'''
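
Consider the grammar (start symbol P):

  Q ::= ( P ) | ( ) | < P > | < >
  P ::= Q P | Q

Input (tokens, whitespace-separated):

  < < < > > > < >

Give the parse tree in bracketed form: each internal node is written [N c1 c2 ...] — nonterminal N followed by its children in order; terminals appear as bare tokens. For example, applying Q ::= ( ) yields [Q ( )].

[P [Q < [P [Q < [P [Q < >]] >]] >] [P [Q < >]]]

P
Q P
< P > P
< Q > P
< < P > > P
< < Q > > P
< < < > > > P
< < < > > > Q
< < < > > > < >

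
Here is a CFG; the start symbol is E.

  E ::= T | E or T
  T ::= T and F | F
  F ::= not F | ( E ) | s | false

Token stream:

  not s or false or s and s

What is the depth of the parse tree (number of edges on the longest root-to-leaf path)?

6

[E [E [E [T [F not [F s]]]] or [T [F false]]] or [T [T [F s]] and [F s]]]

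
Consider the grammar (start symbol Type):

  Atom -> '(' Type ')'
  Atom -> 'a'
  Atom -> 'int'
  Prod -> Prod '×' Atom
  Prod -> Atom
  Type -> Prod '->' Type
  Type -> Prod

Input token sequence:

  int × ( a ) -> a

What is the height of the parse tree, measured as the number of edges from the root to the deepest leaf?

[Type [Prod [Prod [Atom int]] × [Atom ( [Type [Prod [Atom a]]] )]] -> [Type [Prod [Atom a]]]]

6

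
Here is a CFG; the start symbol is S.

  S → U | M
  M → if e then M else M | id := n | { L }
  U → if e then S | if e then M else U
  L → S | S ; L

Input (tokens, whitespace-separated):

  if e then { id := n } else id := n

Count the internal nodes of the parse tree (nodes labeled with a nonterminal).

[S [M if e then [M { [L [S [M id := n]]] }] else [M id := n]]]

7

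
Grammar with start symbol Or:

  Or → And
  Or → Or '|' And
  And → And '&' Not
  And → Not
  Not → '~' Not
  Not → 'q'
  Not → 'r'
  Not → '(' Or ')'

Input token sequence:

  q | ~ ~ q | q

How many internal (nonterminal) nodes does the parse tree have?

11

[Or [Or [Or [And [Not q]]] | [And [Not ~ [Not ~ [Not q]]]]] | [And [Not q]]]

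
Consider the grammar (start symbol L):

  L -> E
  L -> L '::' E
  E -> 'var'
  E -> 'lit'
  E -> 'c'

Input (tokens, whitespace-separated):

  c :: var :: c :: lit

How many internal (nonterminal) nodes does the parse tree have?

[L [L [L [L [E c]] :: [E var]] :: [E c]] :: [E lit]]

8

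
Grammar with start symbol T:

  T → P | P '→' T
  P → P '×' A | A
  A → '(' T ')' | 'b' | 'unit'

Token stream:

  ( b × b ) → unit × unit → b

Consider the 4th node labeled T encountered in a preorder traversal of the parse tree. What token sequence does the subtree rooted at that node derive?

[T [P [A ( [T [P [P [A b]] × [A b]]] )]] → [T [P [P [A unit]] × [A unit]] → [T [P [A b]]]]]

b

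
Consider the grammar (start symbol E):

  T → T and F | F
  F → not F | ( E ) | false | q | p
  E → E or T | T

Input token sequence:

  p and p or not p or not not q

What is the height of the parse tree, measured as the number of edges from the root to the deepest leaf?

[E [E [E [T [T [F p]] and [F p]]] or [T [F not [F p]]]] or [T [F not [F not [F q]]]]]

6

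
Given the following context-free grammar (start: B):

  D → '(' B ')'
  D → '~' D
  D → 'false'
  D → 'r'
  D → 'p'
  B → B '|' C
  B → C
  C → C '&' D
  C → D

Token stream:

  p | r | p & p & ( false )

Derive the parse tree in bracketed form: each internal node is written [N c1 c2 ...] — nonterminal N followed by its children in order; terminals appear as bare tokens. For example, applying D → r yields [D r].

B
B | C
B | C | C
C | C | C
D | C | C
p | C | C
p | D | C
p | r | C
p | r | C & D
p | r | C & D & D
p | r | D & D & D
p | r | p & D & D
p | r | p & p & D
p | r | p & p & ( B )
p | r | p & p & ( C )
p | r | p & p & ( D )
p | r | p & p & ( false )

[B [B [B [C [D p]]] | [C [D r]]] | [C [C [C [D p]] & [D p]] & [D ( [B [C [D false]]] )]]]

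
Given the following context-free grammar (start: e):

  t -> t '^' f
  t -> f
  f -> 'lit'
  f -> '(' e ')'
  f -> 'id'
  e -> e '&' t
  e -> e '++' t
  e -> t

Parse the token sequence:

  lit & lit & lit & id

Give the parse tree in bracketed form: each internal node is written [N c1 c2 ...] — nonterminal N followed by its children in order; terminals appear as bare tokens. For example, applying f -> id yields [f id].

e
e & t
e & t & t
e & t & t & t
t & t & t & t
f & t & t & t
lit & t & t & t
lit & f & t & t
lit & lit & t & t
lit & lit & f & t
lit & lit & lit & t
lit & lit & lit & f
lit & lit & lit & id

[e [e [e [e [t [f lit]]] & [t [f lit]]] & [t [f lit]]] & [t [f id]]]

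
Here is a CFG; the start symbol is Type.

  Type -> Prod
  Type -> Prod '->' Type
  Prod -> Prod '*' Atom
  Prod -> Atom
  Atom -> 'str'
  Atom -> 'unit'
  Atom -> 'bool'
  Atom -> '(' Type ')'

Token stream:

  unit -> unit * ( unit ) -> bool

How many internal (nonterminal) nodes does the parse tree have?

14

[Type [Prod [Atom unit]] -> [Type [Prod [Prod [Atom unit]] * [Atom ( [Type [Prod [Atom unit]]] )]] -> [Type [Prod [Atom bool]]]]]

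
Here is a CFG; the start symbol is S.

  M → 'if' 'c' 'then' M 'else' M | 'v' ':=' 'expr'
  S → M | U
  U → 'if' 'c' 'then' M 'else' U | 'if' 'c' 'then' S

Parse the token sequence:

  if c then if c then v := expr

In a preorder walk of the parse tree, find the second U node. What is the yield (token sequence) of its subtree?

[S [U if c then [S [U if c then [S [M v := expr]]]]]]

if c then v := expr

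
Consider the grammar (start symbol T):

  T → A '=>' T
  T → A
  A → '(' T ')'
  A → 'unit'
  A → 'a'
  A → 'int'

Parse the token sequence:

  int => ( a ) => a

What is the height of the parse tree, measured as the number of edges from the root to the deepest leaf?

[T [A int] => [T [A ( [T [A a]] )] => [T [A a]]]]

5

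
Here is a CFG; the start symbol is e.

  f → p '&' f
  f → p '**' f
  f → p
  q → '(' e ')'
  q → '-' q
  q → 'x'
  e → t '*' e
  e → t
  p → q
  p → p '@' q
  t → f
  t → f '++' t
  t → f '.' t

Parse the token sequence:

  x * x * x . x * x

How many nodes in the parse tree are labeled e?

[e [t [f [p [q x]]]] * [e [t [f [p [q x]]]] * [e [t [f [p [q x]]] . [t [f [p [q x]]]]] * [e [t [f [p [q x]]]]]]]]

4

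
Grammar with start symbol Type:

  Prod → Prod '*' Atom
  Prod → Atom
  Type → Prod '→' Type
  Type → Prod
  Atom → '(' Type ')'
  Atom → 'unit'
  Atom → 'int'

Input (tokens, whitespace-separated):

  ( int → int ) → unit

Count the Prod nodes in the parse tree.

4

[Type [Prod [Atom ( [Type [Prod [Atom int]] → [Type [Prod [Atom int]]]] )]] → [Type [Prod [Atom unit]]]]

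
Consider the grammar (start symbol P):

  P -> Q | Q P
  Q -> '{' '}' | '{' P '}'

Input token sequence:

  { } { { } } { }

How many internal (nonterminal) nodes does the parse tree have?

[P [Q { }] [P [Q { [P [Q { }]] }] [P [Q { }]]]]

8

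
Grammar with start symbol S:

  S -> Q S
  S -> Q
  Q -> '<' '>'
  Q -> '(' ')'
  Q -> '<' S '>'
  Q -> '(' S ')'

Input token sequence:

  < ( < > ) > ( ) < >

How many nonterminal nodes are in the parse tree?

10

[S [Q < [S [Q ( [S [Q < >]] )]] >] [S [Q ( )] [S [Q < >]]]]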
'''
Task goal |
From the entries above, copy every line where the word "free" shows up.

Result of this task |
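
Given the following context-free grammar (start: B):
Given the following context-free grammar (start: e):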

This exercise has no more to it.